Stored data entries

^^^^^^^^

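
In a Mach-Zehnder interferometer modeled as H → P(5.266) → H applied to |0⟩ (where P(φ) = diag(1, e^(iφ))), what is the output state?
(0.7629 - 0.4253i)|0⟩ + (0.2371 + 0.4253i)|1⟩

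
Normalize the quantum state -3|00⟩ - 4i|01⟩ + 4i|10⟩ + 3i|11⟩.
-0.4243|00⟩ - 0.5657i|01⟩ + 0.5657i|10⟩ + 0.4243i|11⟩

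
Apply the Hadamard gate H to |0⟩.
1/√2|0⟩ + 1/√2|1⟩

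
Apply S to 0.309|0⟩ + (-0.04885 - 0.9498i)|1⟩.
0.309|0⟩ + (0.9498 - 0.04885i)|1⟩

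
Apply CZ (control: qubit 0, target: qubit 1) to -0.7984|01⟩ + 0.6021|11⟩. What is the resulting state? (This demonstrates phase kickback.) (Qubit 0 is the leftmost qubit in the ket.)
-0.7984|01⟩ - 0.6021|11⟩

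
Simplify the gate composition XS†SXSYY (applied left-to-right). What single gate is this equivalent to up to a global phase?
S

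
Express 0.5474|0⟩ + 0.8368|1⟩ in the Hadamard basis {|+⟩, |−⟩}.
0.9788|+⟩ - 0.2046|−⟩

With |ψ⟩ = α|0⟩ + β|1⟩, the Hadamard-basis coefficients are ⟨+|ψ⟩ = (α + β)/√2 and ⟨−|ψ⟩ = (α − β)/√2.
Here α = 0.5474, β = 0.8368: (α + β)/√2 = 0.9788, (α − β)/√2 = -0.2046.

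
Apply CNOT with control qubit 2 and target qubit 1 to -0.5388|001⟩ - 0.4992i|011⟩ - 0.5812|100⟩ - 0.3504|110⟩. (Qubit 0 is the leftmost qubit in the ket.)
-0.4992i|001⟩ - 0.5388|011⟩ - 0.5812|100⟩ - 0.3504|110⟩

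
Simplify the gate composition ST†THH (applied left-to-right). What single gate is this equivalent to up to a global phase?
S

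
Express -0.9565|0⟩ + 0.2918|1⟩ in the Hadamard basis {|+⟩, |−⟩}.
-0.47|+⟩ - 0.8827|−⟩

With |ψ⟩ = α|0⟩ + β|1⟩, the Hadamard-basis coefficients are ⟨+|ψ⟩ = (α + β)/√2 and ⟨−|ψ⟩ = (α − β)/√2.
Here α = -0.9565, β = 0.2918: (α + β)/√2 = -0.47, (α − β)/√2 = -0.8827.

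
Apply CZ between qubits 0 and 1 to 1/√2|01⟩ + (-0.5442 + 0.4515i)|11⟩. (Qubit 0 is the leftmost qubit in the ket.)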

^^^^^^^^

-- EXERCISE DESCRIPTION --
The response must consist of all the data, reproduced without alteration.

-- OUTPUT FOR THIS EXERCISE --
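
In a Mach-Zehnder interferometer modeled as H → P(5.266) → H applied to |0⟩ (where P(φ) = diag(1, e^(iφ))), what is the output state?
(0.7629 - 0.4253i)|0⟩ + (0.2371 + 0.4253i)|1⟩

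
Normalize the quantum state -3|00⟩ - 4i|01⟩ + 4i|10⟩ + 3i|11⟩.
-0.4243|00⟩ - 0.5657i|01⟩ + 0.5657i|10⟩ + 0.4243i|11⟩

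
Apply the Hadamard gate H to |0⟩.
1/√2|0⟩ + 1/√2|1⟩

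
Apply S to 0.309|0⟩ + (-0.04885 - 0.9498i)|1⟩.
0.309|0⟩ + (0.9498 - 0.04885i)|1⟩

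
Apply CZ (control: qubit 0, target: qubit 1) to -0.7984|01⟩ + 0.6021|11⟩. What is the resulting state? (This demonstrates phase kickback.) (Qubit 0 is the leftmost qubit in the ket.)
-0.7984|01⟩ - 0.6021|11⟩

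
Simplify the gate composition XS†SXSYY (applied left-to-right). What single gate is this equivalent to up to a global phase?
S

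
Express 0.5474|0⟩ + 0.8368|1⟩ in the Hadamard basis {|+⟩, |−⟩}.
0.9788|+⟩ - 0.2046|−⟩

With |ψ⟩ = α|0⟩ + β|1⟩, the Hadamard-basis coefficients are ⟨+|ψ⟩ = (α + β)/√2 and ⟨−|ψ⟩ = (α − β)/√2.
Here α = 0.5474, β = 0.8368: (α + β)/√2 = 0.9788, (α − β)/√2 = -0.2046.

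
Apply CNOT with control qubit 2 and target qubit 1 to -0.5388|001⟩ - 0.4992i|011⟩ - 0.5812|100⟩ - 0.3504|110⟩. (Qubit 0 is the leftmost qubit in the ket.)
-0.4992i|001⟩ - 0.5388|011⟩ - 0.5812|100⟩ - 0.3504|110⟩

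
Simplify the gate composition ST†THH (applied left-to-right). What single gate is this equivalent to up to a global phase?
S

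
Express -0.9565|0⟩ + 0.2918|1⟩ in the Hadamard basis {|+⟩, |−⟩}.
-0.47|+⟩ - 0.8827|−⟩

With |ψ⟩ = α|0⟩ + β|1⟩, the Hadamard-basis coefficients are ⟨+|ψ⟩ = (α + β)/√2 and ⟨−|ψ⟩ = (α − β)/√2.
Here α = -0.9565, β = 0.2918: (α + β)/√2 = -0.47, (α − β)/√2 = -0.8827.

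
Apply CZ between qubits 0 and 1 to 1/√2|01⟩ + (-0.5442 + 0.4515i)|11⟩. (Qubit 0 is the leftmost qubit in the ket.)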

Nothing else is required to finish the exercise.